(Stored items)
▽
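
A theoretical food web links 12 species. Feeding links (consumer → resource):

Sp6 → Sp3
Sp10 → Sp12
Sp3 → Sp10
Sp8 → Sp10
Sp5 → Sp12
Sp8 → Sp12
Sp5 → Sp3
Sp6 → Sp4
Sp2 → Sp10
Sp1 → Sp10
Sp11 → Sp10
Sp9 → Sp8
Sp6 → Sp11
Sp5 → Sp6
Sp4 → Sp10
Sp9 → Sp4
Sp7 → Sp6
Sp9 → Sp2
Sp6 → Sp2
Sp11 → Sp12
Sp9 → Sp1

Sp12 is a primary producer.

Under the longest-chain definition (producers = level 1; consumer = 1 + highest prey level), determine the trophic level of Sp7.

Sp12 is a producer → level 1.
Sp10 eats Sp12 → level 2.
Sp11 eats Sp10 (level 2); other prey at levels: Sp12 1 → level 3.
Sp6 eats Sp11 (level 3); other prey at levels: Sp2 3, Sp3 3, Sp4 3 → level 4.
Sp7 eats Sp6 → level 5.

Trophic level 5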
△
## WHAT YOU WILL DO
Go through the data above and repeat all of it exactly.

## EXERCISE RESPONSE
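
A theoretical food web links 12 species. Feeding links (consumer → resource):

Sp6 → Sp3
Sp10 → Sp12
Sp3 → Sp10
Sp8 → Sp10
Sp5 → Sp12
Sp8 → Sp12
Sp5 → Sp3
Sp6 → Sp4
Sp2 → Sp10
Sp1 → Sp10
Sp11 → Sp10
Sp9 → Sp8
Sp6 → Sp11
Sp5 → Sp6
Sp4 → Sp10
Sp9 → Sp4
Sp7 → Sp6
Sp9 → Sp2
Sp6 → Sp2
Sp11 → Sp12
Sp9 → Sp1

Sp12 is a primary producer.

Under the longest-chain definition (producers = level 1; consumer = 1 + highest prey level), determine the trophic level of Sp7.

Sp12 is a producer → level 1.
Sp10 eats Sp12 → level 2.
Sp11 eats Sp10 (level 2); other prey at levels: Sp12 1 → level 3.
Sp6 eats Sp11 (level 3); other prey at levels: Sp2 3, Sp3 3, Sp4 3 → level 4.
Sp7 eats Sp6 → level 5.

Trophic level 5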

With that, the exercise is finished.